Information:
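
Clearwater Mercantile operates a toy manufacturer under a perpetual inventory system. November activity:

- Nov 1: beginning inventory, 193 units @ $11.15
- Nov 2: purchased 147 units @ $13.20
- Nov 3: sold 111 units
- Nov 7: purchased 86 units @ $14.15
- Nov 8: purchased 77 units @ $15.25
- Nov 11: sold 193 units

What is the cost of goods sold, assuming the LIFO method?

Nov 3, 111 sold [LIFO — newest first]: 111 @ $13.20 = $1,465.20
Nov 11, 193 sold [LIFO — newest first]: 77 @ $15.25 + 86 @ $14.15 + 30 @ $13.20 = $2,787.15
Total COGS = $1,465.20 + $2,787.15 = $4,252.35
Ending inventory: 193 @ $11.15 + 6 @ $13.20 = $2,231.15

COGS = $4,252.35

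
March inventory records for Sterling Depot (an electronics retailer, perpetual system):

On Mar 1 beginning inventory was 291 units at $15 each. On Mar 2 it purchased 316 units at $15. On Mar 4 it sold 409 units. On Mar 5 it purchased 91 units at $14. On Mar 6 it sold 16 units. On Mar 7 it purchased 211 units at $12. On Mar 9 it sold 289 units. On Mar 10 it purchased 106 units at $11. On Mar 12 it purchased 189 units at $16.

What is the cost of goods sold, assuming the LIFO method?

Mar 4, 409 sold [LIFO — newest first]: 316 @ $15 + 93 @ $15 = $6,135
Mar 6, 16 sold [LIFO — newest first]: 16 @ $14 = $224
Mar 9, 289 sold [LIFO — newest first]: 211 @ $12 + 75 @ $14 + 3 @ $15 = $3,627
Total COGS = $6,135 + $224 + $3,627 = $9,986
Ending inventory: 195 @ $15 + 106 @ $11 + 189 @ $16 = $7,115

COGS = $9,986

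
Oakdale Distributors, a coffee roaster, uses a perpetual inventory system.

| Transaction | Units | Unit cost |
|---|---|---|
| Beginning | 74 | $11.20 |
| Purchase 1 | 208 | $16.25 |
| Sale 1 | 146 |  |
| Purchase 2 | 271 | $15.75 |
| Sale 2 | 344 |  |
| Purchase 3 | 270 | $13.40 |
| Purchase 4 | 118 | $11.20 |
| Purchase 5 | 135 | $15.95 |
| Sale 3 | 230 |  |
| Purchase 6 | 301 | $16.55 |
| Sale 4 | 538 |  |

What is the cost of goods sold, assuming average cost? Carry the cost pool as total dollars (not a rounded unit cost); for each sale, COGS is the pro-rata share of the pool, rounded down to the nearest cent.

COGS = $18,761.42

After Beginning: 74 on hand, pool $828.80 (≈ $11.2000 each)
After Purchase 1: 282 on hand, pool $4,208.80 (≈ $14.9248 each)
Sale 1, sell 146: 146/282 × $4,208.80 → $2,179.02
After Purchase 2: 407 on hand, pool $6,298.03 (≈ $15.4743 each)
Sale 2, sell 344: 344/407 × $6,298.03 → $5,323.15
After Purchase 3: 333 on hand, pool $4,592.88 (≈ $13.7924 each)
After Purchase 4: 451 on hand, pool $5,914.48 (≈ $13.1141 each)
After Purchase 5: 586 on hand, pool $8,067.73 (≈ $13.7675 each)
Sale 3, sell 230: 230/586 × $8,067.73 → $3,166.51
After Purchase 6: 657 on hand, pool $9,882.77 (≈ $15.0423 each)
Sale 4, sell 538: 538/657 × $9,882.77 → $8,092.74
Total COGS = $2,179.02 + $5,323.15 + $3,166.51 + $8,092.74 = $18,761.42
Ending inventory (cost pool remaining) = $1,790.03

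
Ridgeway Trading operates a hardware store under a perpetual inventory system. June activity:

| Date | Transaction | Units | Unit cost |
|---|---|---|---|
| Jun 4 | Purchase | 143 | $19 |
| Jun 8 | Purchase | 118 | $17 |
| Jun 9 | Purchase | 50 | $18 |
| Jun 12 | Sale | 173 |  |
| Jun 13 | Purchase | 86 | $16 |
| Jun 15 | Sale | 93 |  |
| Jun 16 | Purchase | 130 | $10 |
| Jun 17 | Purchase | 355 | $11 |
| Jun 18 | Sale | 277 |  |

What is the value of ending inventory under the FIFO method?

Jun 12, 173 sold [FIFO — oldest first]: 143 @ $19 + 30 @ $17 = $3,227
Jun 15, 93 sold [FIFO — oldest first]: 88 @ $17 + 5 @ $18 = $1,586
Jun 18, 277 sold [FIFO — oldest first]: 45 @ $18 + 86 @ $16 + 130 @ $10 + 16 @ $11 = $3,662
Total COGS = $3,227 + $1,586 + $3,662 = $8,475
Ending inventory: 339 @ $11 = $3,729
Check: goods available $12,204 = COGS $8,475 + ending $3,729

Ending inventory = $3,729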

Problem to solve: The whole listing above needs to be written out again exactly.

Solution to this exercise:
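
Clearwater Mercantile operates a toy manufacturer under a perpetual inventory system. November activity:

- Nov 1: beginning inventory, 193 units @ $11.15
- Nov 2: purchased 147 units @ $13.20
- Nov 3: sold 111 units
- Nov 7: purchased 86 units @ $14.15
- Nov 8: purchased 77 units @ $15.25
- Nov 11: sold 193 units

What is the cost of goods sold, assuming the LIFO method?

Nov 3, 111 sold [LIFO — newest first]: 111 @ $13.20 = $1,465.20
Nov 11, 193 sold [LIFO — newest first]: 77 @ $15.25 + 86 @ $14.15 + 30 @ $13.20 = $2,787.15
Total COGS = $1,465.20 + $2,787.15 = $4,252.35
Ending inventory: 193 @ $11.15 + 6 @ $13.20 = $2,231.15

COGS = $4,252.35

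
March inventory records for Sterling Depot (an electronics retailer, perpetual system):

On Mar 1 beginning inventory was 291 units at $15 each. On Mar 2 it purchased 316 units at $15. On Mar 4 it sold 409 units. On Mar 5 it purchased 91 units at $14. On Mar 6 it sold 16 units. On Mar 7 it purchased 211 units at $12. On Mar 9 it sold 289 units. On Mar 10 it purchased 106 units at $11. On Mar 12 it purchased 189 units at $16.

What is the cost of goods sold, assuming the LIFO method?

Mar 4, 409 sold [LIFO — newest first]: 316 @ $15 + 93 @ $15 = $6,135
Mar 6, 16 sold [LIFO — newest first]: 16 @ $14 = $224
Mar 9, 289 sold [LIFO — newest first]: 211 @ $12 + 75 @ $14 + 3 @ $15 = $3,627
Total COGS = $6,135 + $224 + $3,627 = $9,986
Ending inventory: 195 @ $15 + 106 @ $11 + 189 @ $16 = $7,115

COGS = $9,986

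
Oakdale Distributors, a coffee roaster, uses a perpetual inventory system.

| Transaction | Units | Unit cost |
|---|---|---|
| Beginning | 74 | $11.20 |
| Purchase 1 | 208 | $16.25 |
| Sale 1 | 146 |  |
| Purchase 2 | 271 | $15.75 |
| Sale 2 | 344 |  |
| Purchase 3 | 270 | $13.40 |
| Purchase 4 | 118 | $11.20 |
| Purchase 5 | 135 | $15.95 |
| Sale 3 | 230 |  |
| Purchase 6 | 301 | $16.55 |
| Sale 4 | 538 |  |

What is the cost of goods sold, assuming average cost? Carry the cost pool as total dollars (not a rounded unit cost); for each sale, COGS is the pro-rata share of the pool, rounded down to the nearest cent.

COGS = $18,761.42

After Beginning: 74 on hand, pool $828.80 (≈ $11.2000 each)
After Purchase 1: 282 on hand, pool $4,208.80 (≈ $14.9248 each)
Sale 1, sell 146: 146/282 × $4,208.80 → $2,179.02
After Purchase 2: 407 on hand, pool $6,298.03 (≈ $15.4743 each)
Sale 2, sell 344: 344/407 × $6,298.03 → $5,323.15
After Purchase 3: 333 on hand, pool $4,592.88 (≈ $13.7924 each)
After Purchase 4: 451 on hand, pool $5,914.48 (≈ $13.1141 each)
After Purchase 5: 586 on hand, pool $8,067.73 (≈ $13.7675 each)
Sale 3, sell 230: 230/586 × $8,067.73 → $3,166.51
After Purchase 6: 657 on hand, pool $9,882.77 (≈ $15.0423 each)
Sale 4, sell 538: 538/657 × $9,882.77 → $8,092.74
Total COGS = $2,179.02 + $5,323.15 + $3,166.51 + $8,092.74 = $18,761.42
Ending inventory (cost pool remaining) = $1,790.03

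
Ridgeway Trading operates a hardware store under a perpetual inventory system. June activity:

| Date | Transaction | Units | Unit cost |
|---|---|---|---|
| Jun 4 | Purchase | 143 | $19 |
| Jun 8 | Purchase | 118 | $17 |
| Jun 9 | Purchase | 50 | $18 |
| Jun 12 | Sale | 173 |  |
| Jun 13 | Purchase | 86 | $16 |
| Jun 15 | Sale | 93 |  |
| Jun 16 | Purchase | 130 | $10 |
| Jun 17 | Purchase | 355 | $11 |
| Jun 18 | Sale | 277 |  |

What is the value of ending inventory under the FIFO method?

Jun 12, 173 sold [FIFO — oldest first]: 143 @ $19 + 30 @ $17 = $3,227
Jun 15, 93 sold [FIFO — oldest first]: 88 @ $17 + 5 @ $18 = $1,586
Jun 18, 277 sold [FIFO — oldest first]: 45 @ $18 + 86 @ $16 + 130 @ $10 + 16 @ $11 = $3,662
Total COGS = $3,227 + $1,586 + $3,662 = $8,475
Ending inventory: 339 @ $11 = $3,729
Check: goods available $12,204 = COGS $8,475 + ending $3,729

Ending inventory = $3,729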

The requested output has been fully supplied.